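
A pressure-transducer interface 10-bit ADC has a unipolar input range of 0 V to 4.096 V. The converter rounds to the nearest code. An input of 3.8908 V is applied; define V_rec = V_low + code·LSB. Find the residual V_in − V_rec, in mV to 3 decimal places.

-1.200 mV

One LSB is 4.096 V / 1024 = 4.000 mV.
(V_in − V_low)/LSB = (3.8908 − 0)/0.004 = 972.7000 → code 973 (round).
V_rec = 0 + 973·0.004 = 3.892 V.
Error = 3.8908 − 3.892 = -0.0012 V = -1.200 mV.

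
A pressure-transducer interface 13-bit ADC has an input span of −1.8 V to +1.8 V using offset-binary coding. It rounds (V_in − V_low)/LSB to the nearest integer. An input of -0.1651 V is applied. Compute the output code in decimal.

LSB = 3.6 V / 8192 = 439.45 µV.
(-0.1651 − (−1.8)) / 0.000439453 = 3720.306 LSBs.
So the output code is 3720.

code 3720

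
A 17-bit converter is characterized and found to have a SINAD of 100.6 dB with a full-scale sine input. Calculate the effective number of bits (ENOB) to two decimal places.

ENOB = (SINAD − 1.76) / 6.02 = (100.6 − 1.76)/6.02 = 16.419.

16.42 bits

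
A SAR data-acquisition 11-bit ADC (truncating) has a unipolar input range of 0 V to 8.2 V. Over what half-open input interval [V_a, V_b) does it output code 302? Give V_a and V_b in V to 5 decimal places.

LSB = 8.2/2^11 = 4.004 mV.
V_a = V_low + 302·LSB = 1.20918 V; V_b = V_low + 303·LSB = 1.21318 V.

[1.20918 V, 1.21318 V)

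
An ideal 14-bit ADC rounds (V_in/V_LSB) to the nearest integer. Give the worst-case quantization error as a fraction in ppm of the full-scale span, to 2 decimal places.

30.52 ppm

Rounding → worst-case error = ½ LSB = V_FS/2^15, so 1e+06/32768 = 30.5176 ppm of full scale.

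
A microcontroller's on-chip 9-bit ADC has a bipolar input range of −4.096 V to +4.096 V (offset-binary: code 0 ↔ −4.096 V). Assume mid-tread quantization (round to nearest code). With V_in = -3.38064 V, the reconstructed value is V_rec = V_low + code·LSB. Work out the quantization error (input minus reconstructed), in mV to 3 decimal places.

-4.640 mV

LSB = 8.192/2^9 = 16.000 mV.
Scaled input = 44.7100 LSBs, so code = 45.
Reconstructed: -3.376 V.
V_in − V_rec = -0.00464 V = -4.640 mV.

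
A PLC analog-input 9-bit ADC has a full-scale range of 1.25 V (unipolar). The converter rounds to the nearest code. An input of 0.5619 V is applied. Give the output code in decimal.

Full-scale span = 1.25 V; LSB = 1.25/2^9 = 2.441 mV.
(0.5619 − 0) / 0.00244141 = 230.154 LSBs.
So the output code is 230.

code 230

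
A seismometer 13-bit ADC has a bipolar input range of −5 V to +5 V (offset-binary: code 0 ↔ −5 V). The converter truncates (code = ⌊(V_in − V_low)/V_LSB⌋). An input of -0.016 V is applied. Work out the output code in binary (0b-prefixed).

code 0b111111110010 (decimal 4082)

Full-scale span = 10 V; LSB = 10/2^13 = 1.221 mV.
(V_in − V_low)/LSB = (-0.016 − (−5)) / 0.0012207 = 4082.893.
So the output code is 4082.
In binary (0b-prefixed): 0b111111110010.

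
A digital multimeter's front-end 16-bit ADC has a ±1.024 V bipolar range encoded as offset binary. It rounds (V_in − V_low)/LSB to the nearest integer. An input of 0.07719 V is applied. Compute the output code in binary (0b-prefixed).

LSB = 2.048 V / 65536 = 31.25 µV.
(V_in − V_low)/LSB = (0.07719 − (−1.024)) / 3.125e-05 = 35238.080.
Round → code 35238.
In binary (0b-prefixed): 0b1000100110100110.

code 0b1000100110100110 (decimal 35238)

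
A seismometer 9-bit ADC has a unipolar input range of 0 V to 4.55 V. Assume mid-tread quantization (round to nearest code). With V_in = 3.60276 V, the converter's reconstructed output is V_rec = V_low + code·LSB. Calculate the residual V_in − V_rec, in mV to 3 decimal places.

3.639 mV

Step size: 4.55 V ÷ 2^9 = 8.887 mV.
Scaled input = 405.4095 LSBs, so code = 405.
Reconstructed: 3.5991211 V.
V_in − V_rec = 0.00363891 V = 3.639 mV.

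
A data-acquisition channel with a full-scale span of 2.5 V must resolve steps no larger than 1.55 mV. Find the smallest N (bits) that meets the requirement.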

§ **INSTRUCTIONS TO FOLLOW**
What is needed is each line of the data, printed exactly.

§ **RESPONSE TO THIS TASK**
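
A pressure-transducer interface 10-bit ADC has a unipolar input range of 0 V to 4.096 V. The converter rounds to the nearest code. An input of 3.8908 V is applied; define V_rec = V_low + code·LSB. Find the residual V_in − V_rec, in mV to 3 decimal places.

-1.200 mV

One LSB is 4.096 V / 1024 = 4.000 mV.
(V_in − V_low)/LSB = (3.8908 − 0)/0.004 = 972.7000 → code 973 (round).
V_rec = 0 + 973·0.004 = 3.892 V.
Error = 3.8908 − 3.892 = -0.0012 V = -1.200 mV.

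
A pressure-transducer interface 13-bit ADC has an input span of −1.8 V to +1.8 V using offset-binary coding. It rounds (V_in − V_low)/LSB to the nearest integer. An input of -0.1651 V is applied. Compute the output code in decimal.

LSB = 3.6 V / 8192 = 439.45 µV.
(-0.1651 − (−1.8)) / 0.000439453 = 3720.306 LSBs.
So the output code is 3720.

code 3720

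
A 17-bit converter is characterized and found to have a SINAD of 100.6 dB with a full-scale sine input. Calculate the effective number of bits (ENOB) to two decimal places.

ENOB = (SINAD − 1.76) / 6.02 = (100.6 − 1.76)/6.02 = 16.419.

16.42 bits

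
A SAR data-acquisition 11-bit ADC (truncating) has a unipolar input range of 0 V to 8.2 V. Over what half-open input interval [V_a, V_b) does it output code 302? Give V_a and V_b in V to 5 decimal places.

LSB = 8.2/2^11 = 4.004 mV.
V_a = V_low + 302·LSB = 1.20918 V; V_b = V_low + 303·LSB = 1.21318 V.

[1.20918 V, 1.21318 V)

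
An ideal 14-bit ADC rounds (V_in/V_LSB) to the nearest integer. Give the worst-case quantization error as a fraction in ppm of the full-scale span, to 2 decimal places.

30.52 ppm

Rounding → worst-case error = ½ LSB = V_FS/2^15, so 1e+06/32768 = 30.5176 ppm of full scale.

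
A microcontroller's on-chip 9-bit ADC has a bipolar input range of −4.096 V to +4.096 V (offset-binary: code 0 ↔ −4.096 V). Assume mid-tread quantization (round to nearest code). With V_in = -3.38064 V, the reconstructed value is V_rec = V_low + code·LSB. Work out the quantization error (input minus reconstructed), in mV to 3 decimal places.

-4.640 mV

LSB = 8.192/2^9 = 16.000 mV.
Scaled input = 44.7100 LSBs, so code = 45.
Reconstructed: -3.376 V.
V_in − V_rec = -0.00464 V = -4.640 mV.

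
A PLC analog-input 9-bit ADC has a full-scale range of 1.25 V (unipolar). The converter rounds to the nearest code. An input of 0.5619 V is applied. Give the output code in decimal.

Full-scale span = 1.25 V; LSB = 1.25/2^9 = 2.441 mV.
(0.5619 − 0) / 0.00244141 = 230.154 LSBs.
So the output code is 230.

code 230

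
A seismometer 13-bit ADC has a bipolar input range of −5 V to +5 V (offset-binary: code 0 ↔ −5 V). The converter truncates (code = ⌊(V_in − V_low)/V_LSB⌋). An input of -0.016 V is applied. Work out the output code in binary (0b-prefixed).

code 0b111111110010 (decimal 4082)

Full-scale span = 10 V; LSB = 10/2^13 = 1.221 mV.
(V_in − V_low)/LSB = (-0.016 − (−5)) / 0.0012207 = 4082.893.
So the output code is 4082.
In binary (0b-prefixed): 0b111111110010.

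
A digital multimeter's front-end 16-bit ADC has a ±1.024 V bipolar range encoded as offset binary. It rounds (V_in − V_low)/LSB to the nearest integer. An input of 0.07719 V is applied. Compute the output code in binary (0b-prefixed).

LSB = 2.048 V / 65536 = 31.25 µV.
(V_in − V_low)/LSB = (0.07719 − (−1.024)) / 3.125e-05 = 35238.080.
Round → code 35238.
In binary (0b-prefixed): 0b1000100110100110.

code 0b1000100110100110 (decimal 35238)

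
A seismometer 9-bit ADC has a unipolar input range of 0 V to 4.55 V. Assume mid-tread quantization (round to nearest code). With V_in = 3.60276 V, the converter's reconstructed output is V_rec = V_low + code·LSB. Calculate the residual V_in − V_rec, in mV to 3 decimal places.

3.639 mV

Step size: 4.55 V ÷ 2^9 = 8.887 mV.
Scaled input = 405.4095 LSBs, so code = 405.
Reconstructed: 3.5991211 V.
V_in − V_rec = 0.00363891 V = 3.639 mV.

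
A data-acquisition channel with a full-scale span of 2.5 V must resolve steps no larger than 1.55 mV. Find the smallest N (bits) that meets the requirement.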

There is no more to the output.